WHAT TO DO | Write out again, exactly, the lines below starting at the one with "Each column is 40" and ending at the one with "On a 247 mm".

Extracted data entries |
- - - - -

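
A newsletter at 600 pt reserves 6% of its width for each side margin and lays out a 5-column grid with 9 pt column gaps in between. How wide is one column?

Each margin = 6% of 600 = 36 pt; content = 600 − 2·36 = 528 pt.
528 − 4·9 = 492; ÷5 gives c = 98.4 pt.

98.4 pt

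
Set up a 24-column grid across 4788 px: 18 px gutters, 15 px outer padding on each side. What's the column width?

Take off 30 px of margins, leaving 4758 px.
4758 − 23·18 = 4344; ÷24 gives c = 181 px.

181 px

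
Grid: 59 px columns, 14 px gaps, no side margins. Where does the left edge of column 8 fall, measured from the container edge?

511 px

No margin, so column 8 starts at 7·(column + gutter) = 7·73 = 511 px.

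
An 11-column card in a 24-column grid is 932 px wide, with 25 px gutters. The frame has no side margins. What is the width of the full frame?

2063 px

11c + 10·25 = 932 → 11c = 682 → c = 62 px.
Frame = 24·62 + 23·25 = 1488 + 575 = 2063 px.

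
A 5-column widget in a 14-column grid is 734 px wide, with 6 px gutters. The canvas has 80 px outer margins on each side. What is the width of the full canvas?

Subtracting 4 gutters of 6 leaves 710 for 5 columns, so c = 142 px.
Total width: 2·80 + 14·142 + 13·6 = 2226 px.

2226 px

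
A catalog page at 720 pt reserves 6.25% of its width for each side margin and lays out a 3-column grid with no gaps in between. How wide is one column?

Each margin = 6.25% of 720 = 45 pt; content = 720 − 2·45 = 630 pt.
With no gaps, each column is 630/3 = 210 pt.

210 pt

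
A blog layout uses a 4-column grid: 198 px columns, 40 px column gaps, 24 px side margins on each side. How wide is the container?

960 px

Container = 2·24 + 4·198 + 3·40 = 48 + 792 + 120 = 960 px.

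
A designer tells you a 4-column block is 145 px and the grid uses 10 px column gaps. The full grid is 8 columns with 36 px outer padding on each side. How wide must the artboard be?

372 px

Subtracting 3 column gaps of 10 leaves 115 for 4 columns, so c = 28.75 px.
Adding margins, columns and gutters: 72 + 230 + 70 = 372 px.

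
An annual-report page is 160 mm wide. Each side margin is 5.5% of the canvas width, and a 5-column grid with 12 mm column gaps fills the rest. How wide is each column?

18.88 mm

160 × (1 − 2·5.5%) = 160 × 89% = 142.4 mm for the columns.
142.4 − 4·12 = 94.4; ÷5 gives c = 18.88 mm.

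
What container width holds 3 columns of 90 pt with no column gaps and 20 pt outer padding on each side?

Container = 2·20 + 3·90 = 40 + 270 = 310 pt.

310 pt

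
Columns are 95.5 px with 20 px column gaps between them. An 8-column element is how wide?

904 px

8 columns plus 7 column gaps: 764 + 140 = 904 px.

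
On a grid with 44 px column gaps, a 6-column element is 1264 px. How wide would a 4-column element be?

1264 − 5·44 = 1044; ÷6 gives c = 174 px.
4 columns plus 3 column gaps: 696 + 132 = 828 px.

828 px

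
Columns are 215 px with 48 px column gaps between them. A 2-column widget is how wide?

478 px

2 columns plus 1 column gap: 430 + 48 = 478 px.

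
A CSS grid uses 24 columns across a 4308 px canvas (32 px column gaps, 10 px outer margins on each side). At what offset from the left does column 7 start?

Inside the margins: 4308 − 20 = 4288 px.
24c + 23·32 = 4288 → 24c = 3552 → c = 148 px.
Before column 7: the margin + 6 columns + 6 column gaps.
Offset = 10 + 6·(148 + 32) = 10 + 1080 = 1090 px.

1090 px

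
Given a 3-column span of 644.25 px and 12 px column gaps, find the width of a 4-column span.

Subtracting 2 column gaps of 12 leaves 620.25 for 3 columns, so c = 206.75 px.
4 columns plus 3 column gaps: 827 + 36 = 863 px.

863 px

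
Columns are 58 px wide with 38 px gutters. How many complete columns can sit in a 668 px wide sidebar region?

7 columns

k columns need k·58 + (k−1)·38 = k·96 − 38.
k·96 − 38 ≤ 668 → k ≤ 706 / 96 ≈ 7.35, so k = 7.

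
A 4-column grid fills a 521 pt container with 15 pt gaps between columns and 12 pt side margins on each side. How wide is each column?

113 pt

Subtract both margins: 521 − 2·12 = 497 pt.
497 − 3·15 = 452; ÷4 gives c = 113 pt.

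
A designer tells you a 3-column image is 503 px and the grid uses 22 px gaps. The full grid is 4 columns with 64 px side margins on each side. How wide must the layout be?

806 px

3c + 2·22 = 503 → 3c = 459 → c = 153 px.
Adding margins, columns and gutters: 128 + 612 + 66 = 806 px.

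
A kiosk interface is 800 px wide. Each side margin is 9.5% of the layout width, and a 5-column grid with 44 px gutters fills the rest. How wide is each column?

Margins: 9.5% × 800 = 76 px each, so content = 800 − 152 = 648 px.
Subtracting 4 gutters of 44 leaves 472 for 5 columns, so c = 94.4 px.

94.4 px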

- - - - -

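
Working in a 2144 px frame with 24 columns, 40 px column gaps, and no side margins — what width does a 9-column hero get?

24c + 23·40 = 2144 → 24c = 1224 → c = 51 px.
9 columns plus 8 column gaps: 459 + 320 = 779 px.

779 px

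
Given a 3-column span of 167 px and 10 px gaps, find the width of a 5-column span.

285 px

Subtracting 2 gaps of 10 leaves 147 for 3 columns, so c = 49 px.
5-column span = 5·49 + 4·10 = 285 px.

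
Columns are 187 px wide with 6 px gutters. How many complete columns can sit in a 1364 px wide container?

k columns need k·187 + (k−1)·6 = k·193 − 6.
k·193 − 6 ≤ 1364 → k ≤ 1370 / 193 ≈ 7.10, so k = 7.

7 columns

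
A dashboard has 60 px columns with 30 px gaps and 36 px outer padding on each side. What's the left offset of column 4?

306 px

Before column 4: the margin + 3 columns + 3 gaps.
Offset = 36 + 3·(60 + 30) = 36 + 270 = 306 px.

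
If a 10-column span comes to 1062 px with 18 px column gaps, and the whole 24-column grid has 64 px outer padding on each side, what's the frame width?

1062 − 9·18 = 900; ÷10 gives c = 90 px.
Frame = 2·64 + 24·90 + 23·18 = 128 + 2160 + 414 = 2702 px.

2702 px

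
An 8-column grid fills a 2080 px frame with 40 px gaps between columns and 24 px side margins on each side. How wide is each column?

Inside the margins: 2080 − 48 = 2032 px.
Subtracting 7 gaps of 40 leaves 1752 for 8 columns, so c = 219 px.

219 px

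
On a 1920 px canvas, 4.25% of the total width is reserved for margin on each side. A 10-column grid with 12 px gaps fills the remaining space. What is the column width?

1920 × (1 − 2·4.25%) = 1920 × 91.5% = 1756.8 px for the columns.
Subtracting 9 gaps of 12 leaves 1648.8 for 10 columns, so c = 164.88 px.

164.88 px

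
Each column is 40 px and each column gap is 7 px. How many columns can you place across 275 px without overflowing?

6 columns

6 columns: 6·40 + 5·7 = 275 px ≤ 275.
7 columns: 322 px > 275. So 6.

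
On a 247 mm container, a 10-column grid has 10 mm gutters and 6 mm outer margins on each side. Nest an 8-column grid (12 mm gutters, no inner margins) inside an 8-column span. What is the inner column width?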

- - - - -

WRITTEN ANSWER |
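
Each column is 40 px and each column gap is 7 px. How many columns can you place across 275 px without overflowing?

6 columns

6 columns: 6·40 + 5·7 = 275 px ≤ 275.
7 columns: 322 px > 275. So 6.

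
On a 247 mm container, a 10-column grid has 10 mm gutters and 6 mm outer margins on each side. Nest an 8-column grid (12 mm gutters, no inner margins) inside an 8-column span. What is the inner column width?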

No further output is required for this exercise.